*Exercise details:* Scan the entries for "Declaration". Every line that holds it is to be copied.
[Opening Source information section]
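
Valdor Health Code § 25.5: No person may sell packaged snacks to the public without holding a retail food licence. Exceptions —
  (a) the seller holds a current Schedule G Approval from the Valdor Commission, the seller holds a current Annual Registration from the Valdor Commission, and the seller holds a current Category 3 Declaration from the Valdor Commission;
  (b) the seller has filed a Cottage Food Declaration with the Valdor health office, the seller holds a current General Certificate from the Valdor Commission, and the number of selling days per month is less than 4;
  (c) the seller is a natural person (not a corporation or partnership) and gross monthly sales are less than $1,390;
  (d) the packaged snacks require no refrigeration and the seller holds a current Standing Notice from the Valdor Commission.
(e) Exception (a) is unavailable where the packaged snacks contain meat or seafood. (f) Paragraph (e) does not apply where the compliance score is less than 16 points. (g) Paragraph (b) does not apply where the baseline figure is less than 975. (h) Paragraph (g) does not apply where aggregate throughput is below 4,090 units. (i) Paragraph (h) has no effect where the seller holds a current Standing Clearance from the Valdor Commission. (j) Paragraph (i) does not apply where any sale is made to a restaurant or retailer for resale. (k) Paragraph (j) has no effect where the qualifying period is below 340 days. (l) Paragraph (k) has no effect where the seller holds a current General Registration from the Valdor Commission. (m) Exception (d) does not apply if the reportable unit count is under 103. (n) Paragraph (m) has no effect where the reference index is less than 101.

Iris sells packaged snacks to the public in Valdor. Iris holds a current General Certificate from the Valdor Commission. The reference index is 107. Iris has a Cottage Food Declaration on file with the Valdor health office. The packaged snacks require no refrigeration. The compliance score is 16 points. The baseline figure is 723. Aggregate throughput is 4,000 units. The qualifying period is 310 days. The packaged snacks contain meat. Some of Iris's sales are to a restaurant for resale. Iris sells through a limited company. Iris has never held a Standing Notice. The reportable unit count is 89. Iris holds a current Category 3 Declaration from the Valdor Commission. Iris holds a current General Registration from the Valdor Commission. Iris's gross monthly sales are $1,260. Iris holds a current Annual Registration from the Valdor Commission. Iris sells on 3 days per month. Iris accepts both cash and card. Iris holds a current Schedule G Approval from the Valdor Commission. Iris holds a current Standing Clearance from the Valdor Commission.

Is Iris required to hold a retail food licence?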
[Closing Source information section]
*Answer section:*
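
  (a) the seller holds a current Schedule G Approval from the Valdor Commission, the seller holds a current Annual Registration from the Valdor Commission, and the seller holds a current Category 3 Declaration from the Valdor Commission;
  (b) the seller has filed a Cottage Food Declaration with the Valdor health office, the seller holds a current General Certificate from the Valdor Commission, and the number of selling days per month is less than 4;
Iris sells packaged snacks to the public in Valdor. Iris holds a current General Certificate from the Valdor Commission. The reference index is 107. Iris has a Cottage Food Declaration on file with the Valdor health office. The packaged snacks require no refrigeration. The compliance score is 16 points. The baseline figure is 723. Aggregate throughput is 4,000 units. The qualifying period is 310 days. The packaged snacks contain meat. Some of Iris's sales are to a restaurant for resale. Iris sells through a limited company. Iris has never held a Standing Notice. The reportable unit count is 89. Iris holds a current Category 3 Declaration from the Valdor Commission. Iris holds a current General Registration from the Valdor Commission. Iris's gross monthly sales are $1,260. Iris holds a current Annual Registration from the Valdor Commission. Iris sells on 3 days per month. Iris accepts both cash and card. Iris holds a current Schedule G Approval from the Valdor Commission. Iris holds a current Standing Clearance from the Valdor Commission.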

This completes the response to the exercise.